## [WHAT IS NEEDED]
Transcribe every entry word for word.

Collected data entries
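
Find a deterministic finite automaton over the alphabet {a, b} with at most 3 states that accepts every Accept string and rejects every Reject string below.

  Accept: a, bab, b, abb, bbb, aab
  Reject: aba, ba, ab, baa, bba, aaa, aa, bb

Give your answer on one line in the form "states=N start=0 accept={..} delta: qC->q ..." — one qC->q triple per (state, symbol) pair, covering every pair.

State merging on the prefix tree: take the shortest (then alphabetical) example prefix whose next move is undefined and point that move at state 0, else 1, else 2, ...; a target is out if some Accept/Reject pair would then sit in one state with the same input left (inseparable). If every existing state is out, open a new one.
a: 0a undefined. 0a->0: no, a/aaa meet in 0. Open state 1: 0a->1.
b: 0b undefined. 0b->0: no, a/ba meet in 1. 0b->1: ok.
aa: 1a undefined. 1a->0: no, a/baa meet in 1. 1a->1: no, a/ba meet in 1. Open state 2: 1a->2.
ab: 1b undefined. 1b->0: no, a/aba meet in 1. 1b->1: no, a/ab meet in 1. 1b->2: ok.
aaa: 2a undefined. 2a->0: ok.
aab: 2b undefined. 2b->0: no, bab/aba meet in 0. 2b->1: ok.
All examples now run through 3 states with every (state, symbol) defined. Accept strings end in {1}, Reject strings end in {0,2}; accept={1}.

states=3 start=0 accept={1} delta: 0a->1 0b->1 1a->2 1b->2 2a->0 2b->1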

## [ANSWER SPACE]
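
Find a deterministic finite automaton over the alphabet {a, b} with at most 3 states that accepts every Accept string and rejects every Reject string below.

  Accept: a, bab, b, abb, bbb, aab
  Reject: aba, ba, ab, baa, bba, aaa, aa, bb

Give your answer on one line in the form "states=N start=0 accept={..} delta: qC->q ..." — one qC->q triple per (state, symbol) pair, covering every pair.

State merging on the prefix tree: take the shortest (then alphabetical) example prefix whose next move is undefined and point that move at state 0, else 1, else 2, ...; a target is out if some Accept/Reject pair would then sit in one state with the same input left (inseparable). If every existing state is out, open a new one.
a: 0a undefined. 0a->0: no, a/aaa meet in 0. Open state 1: 0a->1.
b: 0b undefined. 0b->0: no, a/ba meet in 1. 0b->1: ok.
aa: 1a undefined. 1a->0: no, a/baa meet in 1. 1a->1: no, a/ba meet in 1. Open state 2: 1a->2.
ab: 1b undefined. 1b->0: no, a/aba meet in 1. 1b->1: no, a/ab meet in 1. 1b->2: ok.
aaa: 2a undefined. 2a->0: ok.
aab: 2b undefined. 2b->0: no, bab/aba meet in 0. 2b->1: ok.
All examples now run through 3 states with every (state, symbol) defined. Accept strings end in {1}, Reject strings end in {0,2}; accept={1}.

states=3 start=0 accept={1} delta: 0a->1 0b->1 1a->2 1b->2 2a->0 2b->1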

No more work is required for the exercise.